Given data
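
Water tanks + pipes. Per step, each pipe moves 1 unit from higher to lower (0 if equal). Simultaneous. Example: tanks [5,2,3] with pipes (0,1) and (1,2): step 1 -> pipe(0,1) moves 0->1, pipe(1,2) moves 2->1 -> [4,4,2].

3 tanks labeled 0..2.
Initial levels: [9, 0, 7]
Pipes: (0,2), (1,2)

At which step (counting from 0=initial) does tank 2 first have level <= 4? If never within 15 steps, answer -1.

Step 1: flows [0->2,2->1] -> levels [8 1 7]
Step 2: flows [0->2,2->1] -> levels [7 2 7]
Step 3: flows [0=2,2->1] -> levels [7 3 6]
Step 4: flows [0->2,2->1] -> levels [6 4 6]
Step 5: flows [0=2,2->1] -> levels [6 5 5]
Step 6: flows [0->2,1=2] -> levels [5 5 6]
Step 7: flows [2->0,2->1] -> levels [6 6 4]
Tank 2 first reaches <=4 at step 7

Answer: 7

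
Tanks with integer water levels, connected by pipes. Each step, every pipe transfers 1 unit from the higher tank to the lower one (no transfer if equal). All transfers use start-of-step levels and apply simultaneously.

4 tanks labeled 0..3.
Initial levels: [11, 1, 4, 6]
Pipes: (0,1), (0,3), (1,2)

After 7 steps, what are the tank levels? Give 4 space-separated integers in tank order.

Step 1: flows [0->1,0->3,2->1] -> levels [9 3 3 7]
Step 2: flows [0->1,0->3,1=2] -> levels [7 4 3 8]
Step 3: flows [0->1,3->0,1->2] -> levels [7 4 4 7]
Step 4: flows [0->1,0=3,1=2] -> levels [6 5 4 7]
Step 5: flows [0->1,3->0,1->2] -> levels [6 5 5 6]
Step 6: flows [0->1,0=3,1=2] -> levels [5 6 5 6]
Step 7: flows [1->0,3->0,1->2] -> levels [7 4 6 5]

Answer: 7 4 6 5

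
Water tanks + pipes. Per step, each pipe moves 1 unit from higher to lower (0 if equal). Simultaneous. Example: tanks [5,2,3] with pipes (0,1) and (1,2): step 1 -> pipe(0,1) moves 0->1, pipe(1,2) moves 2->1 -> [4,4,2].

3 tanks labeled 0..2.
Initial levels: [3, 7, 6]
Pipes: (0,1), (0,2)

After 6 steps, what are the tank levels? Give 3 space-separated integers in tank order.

Answer: 6 5 5

Derivation:
Step 1: flows [1->0,2->0] -> levels [5 6 5]
Step 2: flows [1->0,0=2] -> levels [6 5 5]
Step 3: flows [0->1,0->2] -> levels [4 6 6]
Step 4: flows [1->0,2->0] -> levels [6 5 5]
  -> period-2 cycle: step 4 state = step 2 state
  -> state at step 6: (6-2) mod 2 = 0, same as step 2 -> [6 5 5]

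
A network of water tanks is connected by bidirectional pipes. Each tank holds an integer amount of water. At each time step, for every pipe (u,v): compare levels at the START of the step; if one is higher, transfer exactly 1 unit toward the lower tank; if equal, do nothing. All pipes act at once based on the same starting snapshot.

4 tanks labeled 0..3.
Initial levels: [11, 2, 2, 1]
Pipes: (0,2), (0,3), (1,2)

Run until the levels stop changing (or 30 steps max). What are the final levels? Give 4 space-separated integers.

Answer: 3 3 5 5

Derivation:
Step 1: flows [0->2,0->3,1=2] -> levels [9 2 3 2]
Step 2: flows [0->2,0->3,2->1] -> levels [7 3 3 3]
Step 3: flows [0->2,0->3,1=2] -> levels [5 3 4 4]
Step 4: flows [0->2,0->3,2->1] -> levels [3 4 4 5]
Step 5: flows [2->0,3->0,1=2] -> levels [5 4 3 4]
Step 6: flows [0->2,0->3,1->2] -> levels [3 3 5 5]
Step 7: flows [2->0,3->0,2->1] -> levels [5 4 3 4]
  -> period-2 cycle: step 7 state = step 5 state; never stabilizes
  -> state at step 30: (30-5) mod 2 = 1, same as step 6 -> [3 3 5 5]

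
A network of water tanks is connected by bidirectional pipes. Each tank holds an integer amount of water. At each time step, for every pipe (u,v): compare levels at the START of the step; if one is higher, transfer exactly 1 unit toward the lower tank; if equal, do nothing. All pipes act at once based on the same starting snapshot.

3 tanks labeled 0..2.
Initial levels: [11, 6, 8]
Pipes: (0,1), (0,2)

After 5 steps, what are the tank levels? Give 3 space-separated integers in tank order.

Step 1: flows [0->1,0->2] -> levels [9 7 9]
Step 2: flows [0->1,0=2] -> levels [8 8 9]
Step 3: flows [0=1,2->0] -> levels [9 8 8]
Step 4: flows [0->1,0->2] -> levels [7 9 9]
Step 5: flows [1->0,2->0] -> levels [9 8 8]

Answer: 9 8 8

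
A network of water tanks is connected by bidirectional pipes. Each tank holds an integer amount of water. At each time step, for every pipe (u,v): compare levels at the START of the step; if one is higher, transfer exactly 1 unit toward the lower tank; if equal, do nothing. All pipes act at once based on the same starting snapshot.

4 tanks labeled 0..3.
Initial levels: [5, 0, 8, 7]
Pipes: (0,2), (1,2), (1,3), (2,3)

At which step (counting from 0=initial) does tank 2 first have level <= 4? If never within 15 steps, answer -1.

Answer: 3

Derivation:
Step 1: flows [2->0,2->1,3->1,2->3] -> levels [6 2 5 7]
Step 2: flows [0->2,2->1,3->1,3->2] -> levels [5 4 6 5]
Step 3: flows [2->0,2->1,3->1,2->3] -> levels [6 6 3 5]
Tank 2 first reaches <=4 at step 3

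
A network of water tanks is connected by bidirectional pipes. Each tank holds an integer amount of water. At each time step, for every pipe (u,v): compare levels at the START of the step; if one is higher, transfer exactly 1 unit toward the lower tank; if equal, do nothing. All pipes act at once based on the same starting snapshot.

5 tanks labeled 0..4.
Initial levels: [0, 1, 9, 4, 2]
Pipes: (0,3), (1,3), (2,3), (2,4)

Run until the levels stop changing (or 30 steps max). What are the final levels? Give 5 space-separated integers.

Answer: 3 3 5 1 4

Derivation:
Step 1: flows [3->0,3->1,2->3,2->4] -> levels [1 2 7 3 3]
Step 2: flows [3->0,3->1,2->3,2->4] -> levels [2 3 5 2 4]
Step 3: flows [0=3,1->3,2->3,2->4] -> levels [2 2 3 4 5]
Step 4: flows [3->0,3->1,3->2,4->2] -> levels [3 3 5 1 4]
Step 5: flows [0->3,1->3,2->3,2->4] -> levels [2 2 3 4 5]
  -> period-2 cycle: step 5 state = step 3 state; never stabilizes
  -> state at step 30: (30-3) mod 2 = 1, same as step 4 -> [3 3 5 1 4]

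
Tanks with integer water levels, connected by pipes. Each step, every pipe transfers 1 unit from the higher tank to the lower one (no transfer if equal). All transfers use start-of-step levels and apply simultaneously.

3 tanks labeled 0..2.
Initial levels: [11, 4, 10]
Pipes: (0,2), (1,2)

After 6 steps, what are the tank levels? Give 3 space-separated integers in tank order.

Step 1: flows [0->2,2->1] -> levels [10 5 10]
Step 2: flows [0=2,2->1] -> levels [10 6 9]
Step 3: flows [0->2,2->1] -> levels [9 7 9]
Step 4: flows [0=2,2->1] -> levels [9 8 8]
Step 5: flows [0->2,1=2] -> levels [8 8 9]
Step 6: flows [2->0,2->1] -> levels [9 9 7]

Answer: 9 9 7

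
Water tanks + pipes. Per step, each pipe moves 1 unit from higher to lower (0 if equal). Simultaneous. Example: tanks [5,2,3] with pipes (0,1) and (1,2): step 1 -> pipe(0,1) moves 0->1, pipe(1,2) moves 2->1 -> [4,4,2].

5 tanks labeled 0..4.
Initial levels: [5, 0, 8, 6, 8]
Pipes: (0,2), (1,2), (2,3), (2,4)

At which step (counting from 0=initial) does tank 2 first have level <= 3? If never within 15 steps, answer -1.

Answer: -1

Derivation:
Step 1: flows [2->0,2->1,2->3,2=4] -> levels [6 1 5 7 8]
Step 2: flows [0->2,2->1,3->2,4->2] -> levels [5 2 7 6 7]
Step 3: flows [2->0,2->1,2->3,2=4] -> levels [6 3 4 7 7]
Step 4: flows [0->2,2->1,3->2,4->2] -> levels [5 4 6 6 6]
Step 5: flows [2->0,2->1,2=3,2=4] -> levels [6 5 4 6 6]
Step 6: flows [0->2,1->2,3->2,4->2] -> levels [5 4 8 5 5]
Step 7: flows [2->0,2->1,2->3,2->4] -> levels [6 5 4 6 6]
  -> period-2 cycle (repeats step 5); tank 2 never drops to <=3
Tank 2 never reaches <=3 within 15 steps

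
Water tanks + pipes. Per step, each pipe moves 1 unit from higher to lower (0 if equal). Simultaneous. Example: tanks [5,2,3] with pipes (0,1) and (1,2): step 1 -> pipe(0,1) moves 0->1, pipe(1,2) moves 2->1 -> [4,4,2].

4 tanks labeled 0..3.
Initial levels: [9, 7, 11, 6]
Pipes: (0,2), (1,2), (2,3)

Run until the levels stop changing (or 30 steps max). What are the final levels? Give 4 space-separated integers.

Step 1: flows [2->0,2->1,2->3] -> levels [10 8 8 7]
Step 2: flows [0->2,1=2,2->3] -> levels [9 8 8 8]
Step 3: flows [0->2,1=2,2=3] -> levels [8 8 9 8]
Step 4: flows [2->0,2->1,2->3] -> levels [9 9 6 9]
Step 5: flows [0->2,1->2,3->2] -> levels [8 8 9 8]
  -> period-2 cycle: step 5 state = step 3 state; never stabilizes
  -> state at step 30: (30-3) mod 2 = 1, same as step 4 -> [9 9 6 9]

Answer: 9 9 6 9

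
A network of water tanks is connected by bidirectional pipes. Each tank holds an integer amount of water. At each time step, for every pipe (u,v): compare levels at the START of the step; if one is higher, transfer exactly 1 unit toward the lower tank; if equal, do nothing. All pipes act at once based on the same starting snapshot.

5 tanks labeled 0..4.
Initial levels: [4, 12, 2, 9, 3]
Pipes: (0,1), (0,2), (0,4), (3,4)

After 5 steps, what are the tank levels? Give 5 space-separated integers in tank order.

Step 1: flows [1->0,0->2,0->4,3->4] -> levels [3 11 3 8 5]
Step 2: flows [1->0,0=2,4->0,3->4] -> levels [5 10 3 7 5]
Step 3: flows [1->0,0->2,0=4,3->4] -> levels [5 9 4 6 6]
Step 4: flows [1->0,0->2,4->0,3=4] -> levels [6 8 5 6 5]
Step 5: flows [1->0,0->2,0->4,3->4] -> levels [5 7 6 5 7]

Answer: 5 7 6 5 7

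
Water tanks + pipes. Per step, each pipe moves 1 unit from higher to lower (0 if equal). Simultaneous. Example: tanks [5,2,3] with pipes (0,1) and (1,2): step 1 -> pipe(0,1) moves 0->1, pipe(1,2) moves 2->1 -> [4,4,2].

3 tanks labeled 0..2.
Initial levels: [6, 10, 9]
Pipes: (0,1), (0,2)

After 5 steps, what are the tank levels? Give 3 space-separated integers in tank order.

Answer: 7 9 9

Derivation:
Step 1: flows [1->0,2->0] -> levels [8 9 8]
Step 2: flows [1->0,0=2] -> levels [9 8 8]
Step 3: flows [0->1,0->2] -> levels [7 9 9]
Step 4: flows [1->0,2->0] -> levels [9 8 8]
  -> period-2 cycle: step 4 state = step 2 state
  -> state at step 5: (5-2) mod 2 = 1, same as step 3 -> [7 9 9]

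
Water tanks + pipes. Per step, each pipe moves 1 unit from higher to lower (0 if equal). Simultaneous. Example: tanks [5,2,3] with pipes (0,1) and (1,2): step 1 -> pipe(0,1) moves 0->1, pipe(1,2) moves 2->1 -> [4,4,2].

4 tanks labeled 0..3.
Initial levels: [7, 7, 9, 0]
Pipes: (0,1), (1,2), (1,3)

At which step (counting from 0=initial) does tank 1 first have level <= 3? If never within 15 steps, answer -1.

Answer: -1

Derivation:
Step 1: flows [0=1,2->1,1->3] -> levels [7 7 8 1]
Step 2: flows [0=1,2->1,1->3] -> levels [7 7 7 2]
Step 3: flows [0=1,1=2,1->3] -> levels [7 6 7 3]
Step 4: flows [0->1,2->1,1->3] -> levels [6 7 6 4]
Step 5: flows [1->0,1->2,1->3] -> levels [7 4 7 5]
Step 6: flows [0->1,2->1,3->1] -> levels [6 7 6 4]
  -> period-2 cycle (repeats step 4); tank 1 never drops to <=3
Tank 1 never reaches <=3 within 15 steps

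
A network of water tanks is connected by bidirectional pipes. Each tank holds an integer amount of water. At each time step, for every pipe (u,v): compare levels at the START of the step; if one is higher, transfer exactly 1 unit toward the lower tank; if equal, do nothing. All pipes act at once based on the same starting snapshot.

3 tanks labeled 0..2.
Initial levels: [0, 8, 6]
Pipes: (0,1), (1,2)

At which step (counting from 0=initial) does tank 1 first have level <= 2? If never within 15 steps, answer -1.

Answer: -1

Derivation:
Step 1: flows [1->0,1->2] -> levels [1 6 7]
Step 2: flows [1->0,2->1] -> levels [2 6 6]
Step 3: flows [1->0,1=2] -> levels [3 5 6]
Step 4: flows [1->0,2->1] -> levels [4 5 5]
Step 5: flows [1->0,1=2] -> levels [5 4 5]
Step 6: flows [0->1,2->1] -> levels [4 6 4]
Step 7: flows [1->0,1->2] -> levels [5 4 5]
  -> period-2 cycle (repeats step 5); tank 1 never drops to <=2
Tank 1 never reaches <=2 within 15 steps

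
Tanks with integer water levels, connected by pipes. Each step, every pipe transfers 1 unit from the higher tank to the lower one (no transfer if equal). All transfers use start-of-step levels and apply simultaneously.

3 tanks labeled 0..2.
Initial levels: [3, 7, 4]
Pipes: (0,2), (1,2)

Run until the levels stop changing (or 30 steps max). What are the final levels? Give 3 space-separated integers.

Answer: 4 4 6

Derivation:
Step 1: flows [2->0,1->2] -> levels [4 6 4]
Step 2: flows [0=2,1->2] -> levels [4 5 5]
Step 3: flows [2->0,1=2] -> levels [5 5 4]
Step 4: flows [0->2,1->2] -> levels [4 4 6]
Step 5: flows [2->0,2->1] -> levels [5 5 4]
  -> period-2 cycle: step 5 state = step 3 state; never stabilizes
  -> state at step 30: (30-3) mod 2 = 1, same as step 4 -> [4 4 6]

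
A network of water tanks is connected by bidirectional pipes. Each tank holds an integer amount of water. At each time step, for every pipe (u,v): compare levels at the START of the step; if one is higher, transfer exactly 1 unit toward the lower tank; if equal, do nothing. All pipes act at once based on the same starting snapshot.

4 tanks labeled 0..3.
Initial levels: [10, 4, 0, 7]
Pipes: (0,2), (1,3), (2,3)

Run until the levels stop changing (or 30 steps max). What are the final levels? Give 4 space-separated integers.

Step 1: flows [0->2,3->1,3->2] -> levels [9 5 2 5]
Step 2: flows [0->2,1=3,3->2] -> levels [8 5 4 4]
Step 3: flows [0->2,1->3,2=3] -> levels [7 4 5 5]
Step 4: flows [0->2,3->1,2=3] -> levels [6 5 6 4]
Step 5: flows [0=2,1->3,2->3] -> levels [6 4 5 6]
Step 6: flows [0->2,3->1,3->2] -> levels [5 5 7 4]
Step 7: flows [2->0,1->3,2->3] -> levels [6 4 5 6]
  -> period-2 cycle: step 7 state = step 5 state; never stabilizes
  -> state at step 30: (30-5) mod 2 = 1, same as step 6 -> [5 5 7 4]

Answer: 5 5 7 4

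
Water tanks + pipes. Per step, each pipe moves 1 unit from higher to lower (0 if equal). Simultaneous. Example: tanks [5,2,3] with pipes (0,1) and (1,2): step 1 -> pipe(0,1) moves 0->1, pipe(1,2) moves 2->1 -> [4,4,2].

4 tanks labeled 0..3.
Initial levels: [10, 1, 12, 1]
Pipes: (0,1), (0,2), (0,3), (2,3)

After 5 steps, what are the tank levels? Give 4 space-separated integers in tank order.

Answer: 4 6 7 7

Derivation:
Step 1: flows [0->1,2->0,0->3,2->3] -> levels [9 2 10 3]
Step 2: flows [0->1,2->0,0->3,2->3] -> levels [8 3 8 5]
Step 3: flows [0->1,0=2,0->3,2->3] -> levels [6 4 7 7]
Step 4: flows [0->1,2->0,3->0,2=3] -> levels [7 5 6 6]
Step 5: flows [0->1,0->2,0->3,2=3] -> levels [4 6 7 7]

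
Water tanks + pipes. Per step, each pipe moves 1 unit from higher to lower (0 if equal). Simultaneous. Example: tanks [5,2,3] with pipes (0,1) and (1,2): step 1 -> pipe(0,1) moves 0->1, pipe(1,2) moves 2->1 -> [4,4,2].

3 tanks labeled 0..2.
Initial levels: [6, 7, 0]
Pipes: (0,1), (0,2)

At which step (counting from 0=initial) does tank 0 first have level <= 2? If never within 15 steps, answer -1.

Answer: -1

Derivation:
Step 1: flows [1->0,0->2] -> levels [6 6 1]
Step 2: flows [0=1,0->2] -> levels [5 6 2]
Step 3: flows [1->0,0->2] -> levels [5 5 3]
Step 4: flows [0=1,0->2] -> levels [4 5 4]
Step 5: flows [1->0,0=2] -> levels [5 4 4]
Step 6: flows [0->1,0->2] -> levels [3 5 5]
Step 7: flows [1->0,2->0] -> levels [5 4 4]
  -> period-2 cycle (repeats step 5); tank 0 never drops to <=2
Tank 0 never reaches <=2 within 15 steps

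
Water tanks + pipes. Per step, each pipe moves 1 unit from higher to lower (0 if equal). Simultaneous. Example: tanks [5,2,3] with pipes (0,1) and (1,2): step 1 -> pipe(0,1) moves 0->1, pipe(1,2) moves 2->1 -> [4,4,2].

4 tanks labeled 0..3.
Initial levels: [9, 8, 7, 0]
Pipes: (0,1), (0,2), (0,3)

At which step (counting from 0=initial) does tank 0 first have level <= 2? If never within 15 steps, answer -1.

Answer: -1

Derivation:
Step 1: flows [0->1,0->2,0->3] -> levels [6 9 8 1]
Step 2: flows [1->0,2->0,0->3] -> levels [7 8 7 2]
Step 3: flows [1->0,0=2,0->3] -> levels [7 7 7 3]
Step 4: flows [0=1,0=2,0->3] -> levels [6 7 7 4]
Step 5: flows [1->0,2->0,0->3] -> levels [7 6 6 5]
Step 6: flows [0->1,0->2,0->3] -> levels [4 7 7 6]
Step 7: flows [1->0,2->0,3->0] -> levels [7 6 6 5]
  -> period-2 cycle (repeats step 5); tank 0 never drops to <=2
Tank 0 never reaches <=2 within 15 steps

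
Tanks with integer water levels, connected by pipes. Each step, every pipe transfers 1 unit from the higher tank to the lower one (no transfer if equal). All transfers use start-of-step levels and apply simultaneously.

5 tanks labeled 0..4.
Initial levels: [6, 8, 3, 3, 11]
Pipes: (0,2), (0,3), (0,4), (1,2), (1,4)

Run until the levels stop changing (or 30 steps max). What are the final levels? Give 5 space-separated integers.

Step 1: flows [0->2,0->3,4->0,1->2,4->1] -> levels [5 8 5 4 9]
Step 2: flows [0=2,0->3,4->0,1->2,4->1] -> levels [5 8 6 5 7]
Step 3: flows [2->0,0=3,4->0,1->2,1->4] -> levels [7 6 6 5 7]
Step 4: flows [0->2,0->3,0=4,1=2,4->1] -> levels [5 7 7 6 6]
Step 5: flows [2->0,3->0,4->0,1=2,1->4] -> levels [8 6 6 5 6]
Step 6: flows [0->2,0->3,0->4,1=2,1=4] -> levels [5 6 7 6 7]
Step 7: flows [2->0,3->0,4->0,2->1,4->1] -> levels [8 8 5 5 5]
Step 8: flows [0->2,0->3,0->4,1->2,1->4] -> levels [5 6 7 6 7]
  -> period-2 cycle: step 8 state = step 6 state; never stabilizes
  -> state at step 30: (30-6) mod 2 = 0, same as step 6 -> [5 6 7 6 7]

Answer: 5 6 7 6 7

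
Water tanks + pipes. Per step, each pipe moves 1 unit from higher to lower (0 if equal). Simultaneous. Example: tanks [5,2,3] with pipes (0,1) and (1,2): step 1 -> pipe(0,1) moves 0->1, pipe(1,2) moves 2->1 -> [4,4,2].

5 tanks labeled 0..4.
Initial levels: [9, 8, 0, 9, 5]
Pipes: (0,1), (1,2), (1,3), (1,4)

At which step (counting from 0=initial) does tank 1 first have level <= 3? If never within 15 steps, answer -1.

Answer: -1

Derivation:
Step 1: flows [0->1,1->2,3->1,1->4] -> levels [8 8 1 8 6]
Step 2: flows [0=1,1->2,1=3,1->4] -> levels [8 6 2 8 7]
Step 3: flows [0->1,1->2,3->1,4->1] -> levels [7 8 3 7 6]
Step 4: flows [1->0,1->2,1->3,1->4] -> levels [8 4 4 8 7]
Step 5: flows [0->1,1=2,3->1,4->1] -> levels [7 7 4 7 6]
Step 6: flows [0=1,1->2,1=3,1->4] -> levels [7 5 5 7 7]
Step 7: flows [0->1,1=2,3->1,4->1] -> levels [6 8 5 6 6]
Step 8: flows [1->0,1->2,1->3,1->4] -> levels [7 4 6 7 7]
Step 9: flows [0->1,2->1,3->1,4->1] -> levels [6 8 5 6 6]
  -> period-2 cycle (repeats step 7); tank 1 never drops to <=3
Tank 1 never reaches <=3 within 15 steps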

Prompt
In your answer, include only the lines above starting at the line that holds "Initial levels: [11, 6, 8]" and ending at the line that holds "Pipes: (0,2), (1,2), (1,3), (2,3)", copied exactly.

Answer to the problem
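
Initial levels: [11, 6, 8]
Pipes: (0,1), (0,2)

After 5 steps, what are the tank levels? Give 3 space-separated integers in tank order.

Step 1: flows [0->1,0->2] -> levels [9 7 9]
Step 2: flows [0->1,0=2] -> levels [8 8 9]
Step 3: flows [0=1,2->0] -> levels [9 8 8]
Step 4: flows [0->1,0->2] -> levels [7 9 9]
Step 5: flows [1->0,2->0] -> levels [9 8 8]

Answer: 9 8 8

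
A network of water tanks is connected by bidirectional pipes. Each tank holds an integer amount of water. At each time step, for every pipe (u,v): compare levels at the START of the step; if one is higher, transfer exactly 1 unit toward the lower tank; if equal, do nothing. All pipes act at once based on the same starting snapshot.

4 tanks labeled 0..3.
Initial levels: [5, 0, 8, 7]
Pipes: (0,2), (1,2), (1,3), (2,3)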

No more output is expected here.